- **Exercise details**:
Give back each line of the data exactly.

►

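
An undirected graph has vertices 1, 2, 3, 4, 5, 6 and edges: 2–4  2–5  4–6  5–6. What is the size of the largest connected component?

1 is isolated — a component by itself.
3 is isolated — a component by itself.
Starting from 2 we can reach 2, 4, 5, 6. That is one component of size 4.
The largest has 4 vertices.

4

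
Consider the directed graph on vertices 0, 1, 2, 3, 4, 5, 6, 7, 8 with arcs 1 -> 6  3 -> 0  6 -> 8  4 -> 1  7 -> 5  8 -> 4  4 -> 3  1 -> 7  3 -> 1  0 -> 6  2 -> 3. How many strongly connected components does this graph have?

{0, 1, 3, 4, 6, 8} are all mutually reachable — one SCC of size 6.
{5} is an SCC by itself.
{2} is an SCC by itself.
{7} is an SCC by itself.
That gives 4 strongly connected components.

4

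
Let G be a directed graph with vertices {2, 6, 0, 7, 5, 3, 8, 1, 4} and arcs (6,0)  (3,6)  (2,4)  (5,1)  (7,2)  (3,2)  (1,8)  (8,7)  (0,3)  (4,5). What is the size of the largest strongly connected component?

6

{1, 2, 4, 5, 7, 8} are all mutually reachable — one SCC of size 6.
{0, 3, 6} are all mutually reachable — one SCC of size 3.
The largest has 6 vertices.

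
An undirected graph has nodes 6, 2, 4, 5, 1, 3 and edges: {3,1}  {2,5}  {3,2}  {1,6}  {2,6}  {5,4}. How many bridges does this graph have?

2

The edges on the cycle 3-2-6-1-3 are not bridges since each lies on that cycle.
But removing 2-5 disconnects 2 from 5; removing 4-5 disconnects 4 from 5 — these are bridges.
That makes 2 bridges.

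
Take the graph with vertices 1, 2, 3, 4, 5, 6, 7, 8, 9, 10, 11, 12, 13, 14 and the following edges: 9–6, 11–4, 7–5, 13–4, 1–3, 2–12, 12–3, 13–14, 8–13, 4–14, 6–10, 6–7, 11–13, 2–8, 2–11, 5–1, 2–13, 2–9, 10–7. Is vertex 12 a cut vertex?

Deleting 12 leaves 1 component (was 1) (its neighbors 2, 3 remain connected to each other), so 12 is not a cut vertex.

No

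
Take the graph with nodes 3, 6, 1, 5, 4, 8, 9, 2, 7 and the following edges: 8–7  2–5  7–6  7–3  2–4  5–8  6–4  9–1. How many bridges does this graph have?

2

The edges on the cycle 2-5-8-7-6-4-2 are not bridges since each lies on that cycle.
But removing 7–3 disconnects 7 from 3; removing 1–9 disconnects 1 from 9 — these are bridges.
That makes 2 bridges.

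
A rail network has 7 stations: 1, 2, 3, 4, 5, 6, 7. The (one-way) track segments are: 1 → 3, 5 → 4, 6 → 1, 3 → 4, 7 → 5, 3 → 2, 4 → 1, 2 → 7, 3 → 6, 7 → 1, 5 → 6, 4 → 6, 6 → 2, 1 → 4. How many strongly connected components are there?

{1, 2, 3, 4, 5, 6, 7} are all mutually reachable — one SCC of size 7.
That gives 1 strongly connected component.

1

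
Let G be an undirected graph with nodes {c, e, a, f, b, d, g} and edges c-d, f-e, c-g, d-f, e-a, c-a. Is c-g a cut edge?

Removing c-g leaves no path between c and g: the component count goes from 2 to 3. So it is a bridge.

Yes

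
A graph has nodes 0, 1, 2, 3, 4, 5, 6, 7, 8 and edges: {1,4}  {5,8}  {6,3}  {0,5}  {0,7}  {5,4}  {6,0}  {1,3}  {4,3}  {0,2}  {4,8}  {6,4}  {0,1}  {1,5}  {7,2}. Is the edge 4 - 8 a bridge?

No

After removing 4 - 8, the path 4-5-8 still connects them, so the edge is not a bridge.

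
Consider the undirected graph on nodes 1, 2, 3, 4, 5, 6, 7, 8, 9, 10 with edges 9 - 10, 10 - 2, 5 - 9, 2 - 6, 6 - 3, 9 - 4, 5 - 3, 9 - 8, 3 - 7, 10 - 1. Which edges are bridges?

1-10, 3-7, 4-9, 8-9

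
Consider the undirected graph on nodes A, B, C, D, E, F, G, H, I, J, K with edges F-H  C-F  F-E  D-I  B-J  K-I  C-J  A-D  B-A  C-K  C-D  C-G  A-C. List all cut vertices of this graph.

C, F

Removing C increases the component count from 1 to 3, so C is a cut vertex.
Removing F increases the component count from 1 to 3, so F is a cut vertex.
By contrast removing H leaves 1 component; it is not a cut vertex. No other vertex is a cut vertex either.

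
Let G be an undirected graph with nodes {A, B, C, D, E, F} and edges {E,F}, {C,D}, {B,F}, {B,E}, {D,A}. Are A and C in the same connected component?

From A we can reach A, C, D, which includes C.

Yes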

◄

- **Reply to the task**:
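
An undirected graph has vertices 1, 2, 3, 4, 5, 6 and edges: 2–4  2–5  4–6  5–6. What is the size of the largest connected component?

1 is isolated — a component by itself.
3 is isolated — a component by itself.
Starting from 2 we can reach 2, 4, 5, 6. That is one component of size 4.
The largest has 4 vertices.

4

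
Consider the directed graph on vertices 0, 1, 2, 3, 4, 5, 6, 7, 8 with arcs 1 -> 6  3 -> 0  6 -> 8  4 -> 1  7 -> 5  8 -> 4  4 -> 3  1 -> 7  3 -> 1  0 -> 6  2 -> 3. How many strongly connected components does this graph have?

{0, 1, 3, 4, 6, 8} are all mutually reachable — one SCC of size 6.
{5} is an SCC by itself.
{2} is an SCC by itself.
{7} is an SCC by itself.
That gives 4 strongly connected components.

4

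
Let G be a directed graph with vertices {2, 6, 0, 7, 5, 3, 8, 1, 4} and arcs (6,0)  (3,6)  (2,4)  (5,1)  (7,2)  (3,2)  (1,8)  (8,7)  (0,3)  (4,5). What is the size of the largest strongly connected component?

6

{1, 2, 4, 5, 7, 8} are all mutually reachable — one SCC of size 6.
{0, 3, 6} are all mutually reachable — one SCC of size 3.
The largest has 6 vertices.

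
An undirected graph has nodes 6, 2, 4, 5, 1, 3 and edges: {3,1}  {2,5}  {3,2}  {1,6}  {2,6}  {5,4}. How many bridges does this graph have?

2

The edges on the cycle 3-2-6-1-3 are not bridges since each lies on that cycle.
But removing 2-5 disconnects 2 from 5; removing 4-5 disconnects 4 from 5 — these are bridges.
That makes 2 bridges.

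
Take the graph with vertices 1, 2, 3, 4, 5, 6, 7, 8, 9, 10, 11, 12, 13, 14 and the following edges: 9–6, 11–4, 7–5, 13–4, 1–3, 2–12, 12–3, 13–14, 8–13, 4–14, 6–10, 6–7, 11–13, 2–8, 2–11, 5–1, 2–13, 2–9, 10–7. Is vertex 12 a cut vertex?

Deleting 12 leaves 1 component (was 1) (its neighbors 2, 3 remain connected to each other), so 12 is not a cut vertex.

No

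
Take the graph with nodes 3, 6, 1, 5, 4, 8, 9, 2, 7 and the following edges: 8–7  2–5  7–6  7–3  2–4  5–8  6–4  9–1. How many bridges does this graph have?

2

The edges on the cycle 2-5-8-7-6-4-2 are not bridges since each lies on that cycle.
But removing 7–3 disconnects 7 from 3; removing 1–9 disconnects 1 from 9 — these are bridges.
That makes 2 bridges.

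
A rail network has 7 stations: 1, 2, 3, 4, 5, 6, 7. The (one-way) track segments are: 1 → 3, 5 → 4, 6 → 1, 3 → 4, 7 → 5, 3 → 2, 4 → 1, 2 → 7, 3 → 6, 7 → 1, 5 → 6, 4 → 6, 6 → 2, 1 → 4. How many strongly connected components are there?

{1, 2, 3, 4, 5, 6, 7} are all mutually reachable — one SCC of size 7.
That gives 1 strongly connected component.

1

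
Let G be an undirected graph with nodes {c, e, a, f, b, d, g} and edges c-d, f-e, c-g, d-f, e-a, c-a. Is c-g a cut edge?

Removing c-g leaves no path between c and g: the component count goes from 2 to 3. So it is a bridge.

Yes

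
A graph has nodes 0, 1, 2, 3, 4, 5, 6, 7, 8 and edges: {1,4}  {5,8}  {6,3}  {0,5}  {0,7}  {5,4}  {6,0}  {1,3}  {4,3}  {0,2}  {4,8}  {6,4}  {0,1}  {1,5}  {7,2}. Is the edge 4 - 8 a bridge?

No

After removing 4 - 8, the path 4-5-8 still connects them, so the edge is not a bridge.

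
Consider the undirected graph on nodes 1, 2, 3, 4, 5, 6, 7, 8, 9, 10 with edges 9 - 10, 10 - 2, 5 - 9, 2 - 6, 6 - 3, 9 - 4, 5 - 3, 9 - 8, 3 - 7, 10 - 1. Which edges are bridges?

1-10, 3-7, 4-9, 8-9

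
Consider the undirected graph on nodes A, B, C, D, E, F, G, H, I, J, K with edges F-H  C-F  F-E  D-I  B-J  K-I  C-J  A-D  B-A  C-K  C-D  C-G  A-C. List all cut vertices of this graph.

C, F

Removing C increases the component count from 1 to 3, so C is a cut vertex.
Removing F increases the component count from 1 to 3, so F is a cut vertex.
By contrast removing H leaves 1 component; it is not a cut vertex. No other vertex is a cut vertex either.

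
Let G be an undirected graph with nodes {A, B, C, D, E, F} and edges {E,F}, {C,D}, {B,F}, {B,E}, {D,A}. Are A and C in the same connected component?

From A we can reach A, C, D, which includes C.

Yes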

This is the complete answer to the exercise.